══ Data provided
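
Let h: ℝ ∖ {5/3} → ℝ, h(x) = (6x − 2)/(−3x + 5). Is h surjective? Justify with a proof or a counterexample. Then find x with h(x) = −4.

3

If h(x) = −2, cross-multiplying gives −3(6x − 2) = 6(−3x + 5), which simplifies to 6 = 30 — false.  So −2 has no preimage and h is not surjective.
Solving h(x) = −4: cross-multiplying gives 6x − 2 = −4(−3x + 5), which rearranges to −6x = −18, so x = 3.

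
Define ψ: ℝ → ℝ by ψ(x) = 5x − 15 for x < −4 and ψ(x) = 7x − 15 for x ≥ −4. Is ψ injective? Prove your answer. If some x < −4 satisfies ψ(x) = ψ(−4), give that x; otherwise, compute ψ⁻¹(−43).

-28/5

Both pieces are strictly increasing (slopes 5 and 7), so each is injective on its own interval.
The left piece maps (−∞, −4) onto (−∞, −35); the right piece maps [−4, ∞) onto [−43, ∞).
These images overlap. In particular ψ(−4) = −43 (right piece), and solving 5x − 15 = −43 on the left piece gives x = −28/5 < −4.
So ψ(−28/5) = ψ(−4) with −28/5 ≠ −4, and ψ is not injective. This x = −28/5 is the requested value below −4.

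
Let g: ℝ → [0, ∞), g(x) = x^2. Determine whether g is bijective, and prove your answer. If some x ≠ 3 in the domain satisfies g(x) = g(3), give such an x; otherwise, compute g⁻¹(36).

-3

g(3) = 9 = (−3)^2 = g(−3) (since 2 is even), with 3 ≠ −3. So g is not injective, hence not bijective.
For the follow-up, such an x exists: taking x = −3 ∈ ℝ gives g(−3) = 9 = g(3) with −3 ≠ 3.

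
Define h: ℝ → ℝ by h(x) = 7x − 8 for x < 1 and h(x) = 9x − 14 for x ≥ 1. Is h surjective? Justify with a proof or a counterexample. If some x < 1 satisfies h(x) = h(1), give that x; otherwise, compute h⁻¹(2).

Both pieces are strictly increasing (slopes 7 and 9), so each is injective on its own interval.
The left piece maps (−∞, 1) onto (−∞, −1); the right piece maps [1, ∞) onto [−5, ∞).
The union (−∞, −1) ∪ [−5, ∞) covers ℝ, so h is surjective.
For the follow-up: the images overlap, so an x < 1 with h(x) = h(1) exists. h(1) = −5; solving 7x − 8 = −5 for x < 1 gives x = (−5 + 8)/7 = 3/7.

3/7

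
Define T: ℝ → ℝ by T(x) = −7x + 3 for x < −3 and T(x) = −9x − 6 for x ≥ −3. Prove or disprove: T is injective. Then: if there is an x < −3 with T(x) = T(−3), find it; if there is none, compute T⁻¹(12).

Both pieces are strictly decreasing (slopes −7 and −9), so each is injective on its own interval.
The left piece maps (−∞, −3) onto (24, ∞); the right piece maps [−3, ∞) onto (−∞, 21].
These images are disjoint, so no value is attained by both pieces. Thus T is injective.
Because the two images are disjoint, no x < −3 has T(x) = T(−3), so we compute T⁻¹(12): 12 lies in (−∞, 21], so solve −9x − 6 = 12: x = (12 + 6)/(−9) = −2.

-2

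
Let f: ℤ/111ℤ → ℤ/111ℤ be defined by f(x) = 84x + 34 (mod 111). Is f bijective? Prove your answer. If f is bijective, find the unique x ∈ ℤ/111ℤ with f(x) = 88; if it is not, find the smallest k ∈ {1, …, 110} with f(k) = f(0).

We have gcd(84, 111) = 3 > 1. Taking u = 0 and v = 37: f(0) = 34 and f(37) = 84·37 + 34 = 3142 ≡ 34 (mod 111).
So f(0) = f(37) while 0 ≠ 37, so f is not injective, hence not bijective.
Since f is not bijective, we find the least positive k with f(k) = f(0): this means 84k ≡ 0 (mod 111), i.e. 111 ∣ 84k. Since gcd(84, 111) = 3, dividing through by 3 this holds exactly when 37 ∣ 28k, and as gcd(28, 37) = 1, exactly when 37 ∣ k.
The smallest positive such k is 37.

37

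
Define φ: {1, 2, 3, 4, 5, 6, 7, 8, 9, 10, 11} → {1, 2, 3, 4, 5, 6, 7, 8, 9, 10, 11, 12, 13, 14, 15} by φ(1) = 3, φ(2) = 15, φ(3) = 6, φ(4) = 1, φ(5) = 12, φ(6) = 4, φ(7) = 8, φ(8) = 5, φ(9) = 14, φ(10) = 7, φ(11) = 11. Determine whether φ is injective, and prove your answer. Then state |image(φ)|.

11

The values φ(1), …, φ(11) are 3, 15, 6, 1, 12, 4, 8, 5, 14, 7, 11 — all distinct.
So φ(s) = φ(t) only when s = t, and φ is injective.
The image of φ is {1, 3, 4, 5, 6, 7, 8, 11, 12, 14, 15}, which has 11 elements.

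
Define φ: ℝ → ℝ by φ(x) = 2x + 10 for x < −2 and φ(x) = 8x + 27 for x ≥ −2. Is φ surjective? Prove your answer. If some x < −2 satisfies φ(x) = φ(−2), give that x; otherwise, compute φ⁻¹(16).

-11/8

Both pieces are strictly increasing (slopes 2 and 8), so each is injective on its own interval.
The left piece maps (−∞, −2) onto (−∞, 6); the right piece maps [−2, ∞) onto [11, ∞).
The union (−∞, 6) ∪ [11, ∞) omits the interval between 6 and 11; in particular 6 has no preimage. So φ is not surjective.
Because the two images are disjoint, no x < −2 has φ(x) = φ(−2), so we compute φ⁻¹(16): 16 lies in [11, ∞), so solve 8x + 27 = 16: x = (16 − 27)/8 = −11/8.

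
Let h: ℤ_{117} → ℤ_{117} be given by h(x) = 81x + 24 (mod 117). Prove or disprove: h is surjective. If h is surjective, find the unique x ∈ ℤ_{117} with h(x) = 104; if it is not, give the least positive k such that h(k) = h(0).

Recall that surjectivity means every element of the codomain has a preimage under h.
Since gcd(81, 117) = 9, we have 81x ≡ 0 (mod 9) for all x, so h(x) ≡ 6 (mod 9).
But 0 ≢ 6 (mod 9), so 0 ∈ ℤ_{117} has no preimage. Thus h is not surjective.
Since h is not surjective, we find the least positive k with h(k) = h(0): this means 81k ≡ 0 (mod 117), i.e. 117 ∣ 81k. Since gcd(81, 117) = 9, dividing through by 9 this holds exactly when 13 ∣ 9k, and as gcd(9, 13) = 1, exactly when 13 ∣ k.
The smallest positive such k is 13.

13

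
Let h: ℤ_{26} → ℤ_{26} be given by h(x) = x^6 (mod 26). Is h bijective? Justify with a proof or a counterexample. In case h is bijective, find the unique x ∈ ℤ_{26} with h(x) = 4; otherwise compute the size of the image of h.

h(1) = 1^6 = 1.
h(3): Repeated squaring mod 26: 3^1 ≡ 3, 3^2 ≡ 3² = 9, 3^4 ≡ 9² = 81 ≡ 3. Since 6 = 4 + 2, 3^6 ≡ 3·9: 3·9 = 27 ≡ 1. So 3^6 ≡ 1 (mod 26).
So h(1) = h(3) = 1 while 1 ≠ 3, thus h is not injective, hence not bijective.
Since h is not bijective, we determine |image(h)|. Computing x^6 mod 26 for each x (by repeated squaring, reducing mod 26 at every step), the values h(0), h(1), …, h(25) are: 0, 1, 12, 1, 14, 25, 12, 25, 12, 1, 14, 25, 14, 13, 14, 25, 14, 1, 12, 25, 12, 25, 14, 1, 12, 1.
The distinct values are {0, 1, 12, 13, 14, 25}; there are 6 of them.

6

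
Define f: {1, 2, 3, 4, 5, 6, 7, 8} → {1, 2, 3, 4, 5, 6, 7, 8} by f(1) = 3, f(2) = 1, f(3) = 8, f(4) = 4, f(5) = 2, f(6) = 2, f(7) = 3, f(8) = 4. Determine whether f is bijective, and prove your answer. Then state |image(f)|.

f(5) = 2 = f(6) with 5 ≠ 6, so f is not injective, hence not bijective.
The image of f is {1, 2, 3, 4, 8}, which has 5 elements.

5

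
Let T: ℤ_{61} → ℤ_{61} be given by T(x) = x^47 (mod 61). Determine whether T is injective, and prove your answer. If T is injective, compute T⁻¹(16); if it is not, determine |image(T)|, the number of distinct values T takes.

57

Since 61 is prime, the nonzero elements of ℤ_{61} form a cyclic group of order 60.
As gcd(47, 60) = 1, raising to the 47th power is a bijection on this group: if s^47 ≡ t^47 then (st^{−1})^47 = 1, and the only element of order dividing gcd(47, 60) = 1 is 1, so s = t.
With T(0) = 0 this makes T injective on all of ℤ_{61}, hence bijective (finite equal-size domain and codomain). In particular T is injective.
Since T is injective, we find the preimage of 16. The inverse of x ↦ x^47 on (ℤ_{61})^× is x ↦ x^23, because 47·23 = 1081 = 18·60 + 1 ≡ 1 (mod 60) and x^{60} = 1 for x ≠ 0 (Fermat). So T⁻¹(16) = 16^23 mod 61.
Repeated squaring mod 61: 16^1 ≡ 16, 16^2 ≡ 16² = 256 ≡ 12, 16^4 ≡ 12² = 144 ≡ 22, 16^8 ≡ 22² = 484 ≡ 57, 16^16 ≡ 57² = 3249 ≡ 16. Since 23 = 16 + 4 + 2 + 1, 16^23 ≡ 16·22·12·16: 16·22 = 352 ≡ 47, then 47·12 = 564 ≡ 15, then 15·16 = 240 ≡ 57. So 16^23 ≡ 57 (mod 61).
Hence T⁻¹(16) = 57.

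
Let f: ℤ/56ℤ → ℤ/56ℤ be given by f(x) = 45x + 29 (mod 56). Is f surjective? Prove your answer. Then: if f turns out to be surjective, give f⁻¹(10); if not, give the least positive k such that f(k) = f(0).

17

Since gcd(45, 56) = 1, 45 is invertible modulo 56. Euclid's algorithm: 56 = 1·45 + 11, 45 = 4·11 + 1; back-substituting gives 1 = 5·45 − 4·56, so 45⁻¹ ≡ 5 (mod 56).
Then y ↦ 5(y − 29) is a two-sided inverse to f, so every y ∈ ℤ/56ℤ has a preimage.
Hence f is surjective.
Since f is surjective, we find f⁻¹(10): we need 45x ≡ 10 − 29 ≡ 37 (mod 56). Using 45⁻¹ = 5: x ≡ 5·37 = 185 = 3·56 + 17, so x = 17.
Check: f(17) = 45·17 + 29 = 794 = 14·56 + 10 ≡ 10 (mod 56).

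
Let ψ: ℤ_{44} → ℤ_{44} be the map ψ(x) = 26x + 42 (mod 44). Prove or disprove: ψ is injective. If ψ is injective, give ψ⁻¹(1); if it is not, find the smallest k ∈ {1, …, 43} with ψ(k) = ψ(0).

22

We have gcd(26, 44) = 2 > 1. Taking s = 0 and t = 22: ψ(0) = 42 and ψ(22) = 26·22 + 42 = 614 ≡ 42 (mod 44).
So ψ(0) = ψ(22) while 0 ≠ 22, thus ψ is not injective.
Since ψ is not injective, we find the least positive k with ψ(k) = ψ(0): this means 26k ≡ 0 (mod 44), i.e. 44 ∣ 26k. Since gcd(26, 44) = 2, dividing through by 2 this holds exactly when 22 ∣ 13k, and as gcd(13, 22) = 1, exactly when 22 ∣ k.
The smallest positive such k is 22.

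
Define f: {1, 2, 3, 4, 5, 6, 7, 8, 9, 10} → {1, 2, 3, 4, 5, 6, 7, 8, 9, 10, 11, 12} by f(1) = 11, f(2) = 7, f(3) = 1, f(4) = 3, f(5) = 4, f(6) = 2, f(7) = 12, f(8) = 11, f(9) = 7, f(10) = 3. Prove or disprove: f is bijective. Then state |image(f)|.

7

f(1) = 11 = f(8) with 1 ≠ 8, so f is not injective, hence not bijective.
The image of f is {1, 2, 3, 4, 7, 11, 12}, which has 7 elements.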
════
▶ **Your instructions**
Look above for the line containing "bijective. Then state |image(f)|.". Return it and each line after it exactly, through the last line, and nothing more.

▶ **Your response**
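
Define f: {1, 2, 3, 4, 5, 6, 7, 8, 9, 10} → {1, 2, 3, 4, 5, 6, 7, 8, 9, 10, 11, 12} by f(1) = 11, f(2) = 7, f(3) = 1, f(4) = 3, f(5) = 4, f(6) = 2, f(7) = 12, f(8) = 11, f(9) = 7, f(10) = 3. Prove or disprove: f is bijective. Then state |image(f)|.

7

f(1) = 11 = f(8) with 1 ≠ 8, so f is not injective, hence not bijective.
The image of f is {1, 2, 3, 4, 7, 11, 12}, which has 7 elements.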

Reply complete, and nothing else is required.